(Collection entries)
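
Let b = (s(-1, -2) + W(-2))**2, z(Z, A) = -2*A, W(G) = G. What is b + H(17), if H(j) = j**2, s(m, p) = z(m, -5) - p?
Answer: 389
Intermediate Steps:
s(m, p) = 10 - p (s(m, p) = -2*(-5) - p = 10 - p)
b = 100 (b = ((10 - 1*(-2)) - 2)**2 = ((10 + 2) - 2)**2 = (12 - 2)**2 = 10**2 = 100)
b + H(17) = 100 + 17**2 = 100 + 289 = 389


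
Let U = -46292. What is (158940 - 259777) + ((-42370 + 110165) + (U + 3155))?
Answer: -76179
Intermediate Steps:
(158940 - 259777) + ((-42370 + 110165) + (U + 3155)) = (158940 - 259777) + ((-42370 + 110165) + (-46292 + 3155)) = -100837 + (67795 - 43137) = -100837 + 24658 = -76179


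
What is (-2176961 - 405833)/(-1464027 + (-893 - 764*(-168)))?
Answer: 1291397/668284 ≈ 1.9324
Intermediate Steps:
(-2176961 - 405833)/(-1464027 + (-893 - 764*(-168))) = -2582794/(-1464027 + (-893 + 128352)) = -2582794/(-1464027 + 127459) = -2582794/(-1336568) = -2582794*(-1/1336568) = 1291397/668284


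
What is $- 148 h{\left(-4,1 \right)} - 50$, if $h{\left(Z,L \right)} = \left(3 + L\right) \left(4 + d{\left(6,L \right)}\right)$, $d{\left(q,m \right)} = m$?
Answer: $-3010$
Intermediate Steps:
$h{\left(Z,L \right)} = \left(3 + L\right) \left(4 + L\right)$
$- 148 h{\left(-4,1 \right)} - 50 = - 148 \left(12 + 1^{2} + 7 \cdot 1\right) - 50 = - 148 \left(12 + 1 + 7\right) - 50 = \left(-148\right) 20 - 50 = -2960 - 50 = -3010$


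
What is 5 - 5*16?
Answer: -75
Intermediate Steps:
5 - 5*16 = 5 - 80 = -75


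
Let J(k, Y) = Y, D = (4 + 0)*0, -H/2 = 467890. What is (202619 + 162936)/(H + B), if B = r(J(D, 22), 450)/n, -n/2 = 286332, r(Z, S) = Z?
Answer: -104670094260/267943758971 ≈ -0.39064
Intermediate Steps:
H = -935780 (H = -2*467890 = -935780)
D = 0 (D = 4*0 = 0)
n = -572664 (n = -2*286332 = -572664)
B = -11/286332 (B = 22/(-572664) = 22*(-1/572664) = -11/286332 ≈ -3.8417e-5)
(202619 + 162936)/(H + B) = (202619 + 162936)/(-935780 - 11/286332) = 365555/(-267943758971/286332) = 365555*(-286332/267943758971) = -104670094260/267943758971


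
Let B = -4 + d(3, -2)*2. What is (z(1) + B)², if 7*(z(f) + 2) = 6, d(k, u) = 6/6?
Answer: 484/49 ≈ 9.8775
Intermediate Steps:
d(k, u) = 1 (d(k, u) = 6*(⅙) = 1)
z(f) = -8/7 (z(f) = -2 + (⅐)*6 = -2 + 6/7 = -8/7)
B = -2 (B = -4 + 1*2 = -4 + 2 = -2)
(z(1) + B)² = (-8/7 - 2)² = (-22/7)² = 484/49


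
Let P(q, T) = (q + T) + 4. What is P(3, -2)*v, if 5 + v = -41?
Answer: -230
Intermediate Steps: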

Work item: Give back every line above, unchanged.

Task response:
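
Let b = (s(-1, -2) + W(-2))**2, z(Z, A) = -2*A, W(G) = G. What is b + H(17), if H(j) = j**2, s(m, p) = z(m, -5) - p?
Answer: 389
Intermediate Steps:
s(m, p) = 10 - p (s(m, p) = -2*(-5) - p = 10 - p)
b = 100 (b = ((10 - 1*(-2)) - 2)**2 = ((10 + 2) - 2)**2 = (12 - 2)**2 = 10**2 = 100)
b + H(17) = 100 + 17**2 = 100 + 289 = 389


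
Let U = -46292. What is (158940 - 259777) + ((-42370 + 110165) + (U + 3155))?
Answer: -76179
Intermediate Steps:
(158940 - 259777) + ((-42370 + 110165) + (U + 3155)) = (158940 - 259777) + ((-42370 + 110165) + (-46292 + 3155)) = -100837 + (67795 - 43137) = -100837 + 24658 = -76179


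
What is (-2176961 - 405833)/(-1464027 + (-893 - 764*(-168)))?
Answer: 1291397/668284 ≈ 1.9324
Intermediate Steps:
(-2176961 - 405833)/(-1464027 + (-893 - 764*(-168))) = -2582794/(-1464027 + (-893 + 128352)) = -2582794/(-1464027 + 127459) = -2582794/(-1336568) = -2582794*(-1/1336568) = 1291397/668284


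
What is $- 148 h{\left(-4,1 \right)} - 50$, if $h{\left(Z,L \right)} = \left(3 + L\right) \left(4 + d{\left(6,L \right)}\right)$, $d{\left(q,m \right)} = m$?
Answer: $-3010$
Intermediate Steps:
$h{\left(Z,L \right)} = \left(3 + L\right) \left(4 + L\right)$
$- 148 h{\left(-4,1 \right)} - 50 = - 148 \left(12 + 1^{2} + 7 \cdot 1\right) - 50 = - 148 \left(12 + 1 + 7\right) - 50 = \left(-148\right) 20 - 50 = -2960 - 50 = -3010$


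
What is 5 - 5*16?
Answer: -75
Intermediate Steps:
5 - 5*16 = 5 - 80 = -75


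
Let J(k, Y) = Y, D = (4 + 0)*0, -H/2 = 467890. What is (202619 + 162936)/(H + B), if B = r(J(D, 22), 450)/n, -n/2 = 286332, r(Z, S) = Z?
Answer: -104670094260/267943758971 ≈ -0.39064
Intermediate Steps:
H = -935780 (H = -2*467890 = -935780)
D = 0 (D = 4*0 = 0)
n = -572664 (n = -2*286332 = -572664)
B = -11/286332 (B = 22/(-572664) = 22*(-1/572664) = -11/286332 ≈ -3.8417e-5)
(202619 + 162936)/(H + B) = (202619 + 162936)/(-935780 - 11/286332) = 365555/(-267943758971/286332) = 365555*(-286332/267943758971) = -104670094260/267943758971


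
Let B = -4 + d(3, -2)*2. What is (z(1) + B)², if 7*(z(f) + 2) = 6, d(k, u) = 6/6?
Answer: 484/49 ≈ 9.8775
Intermediate Steps:
d(k, u) = 1 (d(k, u) = 6*(⅙) = 1)
z(f) = -8/7 (z(f) = -2 + (⅐)*6 = -2 + 6/7 = -8/7)
B = -2 (B = -4 + 1*2 = -4 + 2 = -2)
(z(1) + B)² = (-8/7 - 2)² = (-22/7)² = 484/49


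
Let P(q, T) = (q + T) + 4. What is P(3, -2)*v, if 5 + v = -41?
Answer: -230
Intermediate Steps: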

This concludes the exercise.